## EXERCISE INSTRUCTIONS
Each line below should be set down again unchanged.

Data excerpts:
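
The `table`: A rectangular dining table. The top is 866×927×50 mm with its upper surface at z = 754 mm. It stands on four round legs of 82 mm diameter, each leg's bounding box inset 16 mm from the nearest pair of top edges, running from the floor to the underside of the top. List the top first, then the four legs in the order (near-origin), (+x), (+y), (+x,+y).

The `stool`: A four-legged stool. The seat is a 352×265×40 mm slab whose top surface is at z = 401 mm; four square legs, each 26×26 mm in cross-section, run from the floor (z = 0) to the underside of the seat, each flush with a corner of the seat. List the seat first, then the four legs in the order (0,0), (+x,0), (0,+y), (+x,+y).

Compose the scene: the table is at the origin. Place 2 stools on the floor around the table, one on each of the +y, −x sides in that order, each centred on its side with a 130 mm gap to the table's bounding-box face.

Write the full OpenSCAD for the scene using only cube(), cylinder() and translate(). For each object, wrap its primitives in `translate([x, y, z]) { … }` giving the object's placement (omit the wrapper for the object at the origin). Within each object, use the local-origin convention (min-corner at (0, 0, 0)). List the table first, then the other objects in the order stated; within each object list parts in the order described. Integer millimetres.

translate([0, 0, 704]) cube([866, 927, 50]);
translate([57, 57, 0]) cylinder(h = 704, r = 41);
translate([809, 57, 0]) cylinder(h = 704, r = 41);
translate([57, 870, 0]) cylinder(h = 704, r = 41);
translate([809, 870, 0]) cylinder(h = 704, r = 41);
translate([257, 1057, 0]) {
  translate([0, 0, 361]) cube([352, 265, 40]);
  cube([26, 26, 361]);
  translate([326, 0, 0]) cube([26, 26, 361]);
  translate([0, 239, 0]) cube([26, 26, 361]);
  translate([326, 239, 0]) cube([26, 26, 361]);
}
translate([-482, 331, 0]) {
  translate([0, 0, 361]) cube([352, 265, 40]);
  cube([26, 26, 361]);
  translate([326, 0, 0]) cube([26, 26, 361]);
  translate([0, 239, 0]) cube([26, 26, 361]);
  translate([326, 239, 0]) cube([26, 26, 361]);
}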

## OUTPUT BELOW
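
The `table`: A rectangular dining table. The top is 866×927×50 mm with its upper surface at z = 754 mm. It stands on four round legs of 82 mm diameter, each leg's bounding box inset 16 mm from the nearest pair of top edges, running from the floor to the underside of the top. List the top first, then the four legs in the order (near-origin), (+x), (+y), (+x,+y).

The `stool`: A four-legged stool. The seat is a 352×265×40 mm slab whose top surface is at z = 401 mm; four square legs, each 26×26 mm in cross-section, run from the floor (z = 0) to the underside of the seat, each flush with a corner of the seat. List the seat first, then the four legs in the order (0,0), (+x,0), (0,+y), (+x,+y).

Compose the scene: the table is at the origin. Place 2 stools on the floor around the table, one on each of the +y, −x sides in that order, each centred on its side with a 130 mm gap to the table's bounding-box face.

Write the full OpenSCAD for the scene using only cube(), cylinder() and translate(). For each object, wrap its primitives in `translate([x, y, z]) { … }` giving the object's placement (omit the wrapper for the object at the origin). Within each object, use the local-origin convention (min-corner at (0, 0, 0)). List the table first, then the other objects in the order stated; within each object list parts in the order described. Integer millimetres.

translate([0, 0, 704]) cube([866, 927, 50]);
translate([57, 57, 0]) cylinder(h = 704, r = 41);
translate([809, 57, 0]) cylinder(h = 704, r = 41);
translate([57, 870, 0]) cylinder(h = 704, r = 41);
translate([809, 870, 0]) cylinder(h = 704, r = 41);
translate([257, 1057, 0]) {
  translate([0, 0, 361]) cube([352, 265, 40]);
  cube([26, 26, 361]);
  translate([326, 0, 0]) cube([26, 26, 361]);
  translate([0, 239, 0]) cube([26, 26, 361]);
  translate([326, 239, 0]) cube([26, 26, 361]);
}
translate([-482, 331, 0]) {
  translate([0, 0, 361]) cube([352, 265, 40]);
  cube([26, 26, 361]);
  translate([326, 0, 0]) cube([26, 26, 361]);
  translate([0, 239, 0]) cube([26, 26, 361]);
  translate([326, 239, 0]) cube([26, 26, 361]);
}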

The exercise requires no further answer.